# Problem
For the word "Fenn", find each line in the entries where it occurs and copy that line.

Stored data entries
»»
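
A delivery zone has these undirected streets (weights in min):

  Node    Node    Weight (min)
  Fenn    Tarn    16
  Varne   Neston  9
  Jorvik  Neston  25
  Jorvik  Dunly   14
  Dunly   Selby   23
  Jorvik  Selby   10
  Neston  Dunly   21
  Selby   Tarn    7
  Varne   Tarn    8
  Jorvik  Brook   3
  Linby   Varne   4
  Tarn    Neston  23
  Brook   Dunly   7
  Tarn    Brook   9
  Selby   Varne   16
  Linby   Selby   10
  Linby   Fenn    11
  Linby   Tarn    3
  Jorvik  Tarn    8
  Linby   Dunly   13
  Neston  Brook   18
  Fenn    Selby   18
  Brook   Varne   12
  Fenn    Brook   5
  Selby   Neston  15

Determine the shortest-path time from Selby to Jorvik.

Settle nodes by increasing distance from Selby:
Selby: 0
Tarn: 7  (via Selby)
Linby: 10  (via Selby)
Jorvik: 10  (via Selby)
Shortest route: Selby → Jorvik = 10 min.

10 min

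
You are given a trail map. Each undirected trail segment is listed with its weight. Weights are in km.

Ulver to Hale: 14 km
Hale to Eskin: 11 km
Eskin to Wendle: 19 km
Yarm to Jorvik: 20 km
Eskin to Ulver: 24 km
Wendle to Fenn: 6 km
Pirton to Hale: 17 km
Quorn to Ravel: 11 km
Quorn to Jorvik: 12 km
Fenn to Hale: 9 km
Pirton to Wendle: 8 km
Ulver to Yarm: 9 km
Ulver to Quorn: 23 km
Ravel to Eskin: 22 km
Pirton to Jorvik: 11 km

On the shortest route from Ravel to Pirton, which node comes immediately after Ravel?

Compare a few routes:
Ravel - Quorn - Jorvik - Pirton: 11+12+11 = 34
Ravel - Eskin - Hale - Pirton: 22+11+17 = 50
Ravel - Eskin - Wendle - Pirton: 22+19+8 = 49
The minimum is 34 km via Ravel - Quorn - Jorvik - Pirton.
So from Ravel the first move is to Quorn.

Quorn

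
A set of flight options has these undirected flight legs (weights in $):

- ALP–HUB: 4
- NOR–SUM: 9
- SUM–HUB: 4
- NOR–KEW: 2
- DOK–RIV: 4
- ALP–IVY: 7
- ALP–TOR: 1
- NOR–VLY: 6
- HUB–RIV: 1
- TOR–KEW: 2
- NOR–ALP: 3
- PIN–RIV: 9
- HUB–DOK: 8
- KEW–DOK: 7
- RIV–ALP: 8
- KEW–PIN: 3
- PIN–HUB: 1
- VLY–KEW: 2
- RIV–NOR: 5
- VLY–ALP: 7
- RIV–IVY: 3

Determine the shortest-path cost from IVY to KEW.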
««
»»
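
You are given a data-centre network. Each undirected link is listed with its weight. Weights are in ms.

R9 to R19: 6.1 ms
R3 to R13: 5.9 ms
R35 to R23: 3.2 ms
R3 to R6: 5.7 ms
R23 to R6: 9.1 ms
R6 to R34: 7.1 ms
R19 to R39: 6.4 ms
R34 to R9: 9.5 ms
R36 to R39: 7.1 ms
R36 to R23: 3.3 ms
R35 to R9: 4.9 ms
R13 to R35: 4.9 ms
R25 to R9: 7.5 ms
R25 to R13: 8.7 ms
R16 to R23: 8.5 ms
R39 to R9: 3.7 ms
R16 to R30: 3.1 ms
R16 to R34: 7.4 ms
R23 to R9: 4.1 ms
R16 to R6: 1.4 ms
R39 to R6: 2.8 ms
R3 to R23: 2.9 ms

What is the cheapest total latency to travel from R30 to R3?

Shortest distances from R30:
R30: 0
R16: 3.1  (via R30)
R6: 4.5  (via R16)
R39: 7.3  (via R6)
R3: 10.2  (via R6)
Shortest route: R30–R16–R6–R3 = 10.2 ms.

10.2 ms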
««
# Written solution
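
  Fenn    Tarn    16
  Linby   Fenn    11
  Fenn    Selby   18
  Fenn    Brook   5
Wendle to Fenn: 6 km
Fenn to Hale: 9 km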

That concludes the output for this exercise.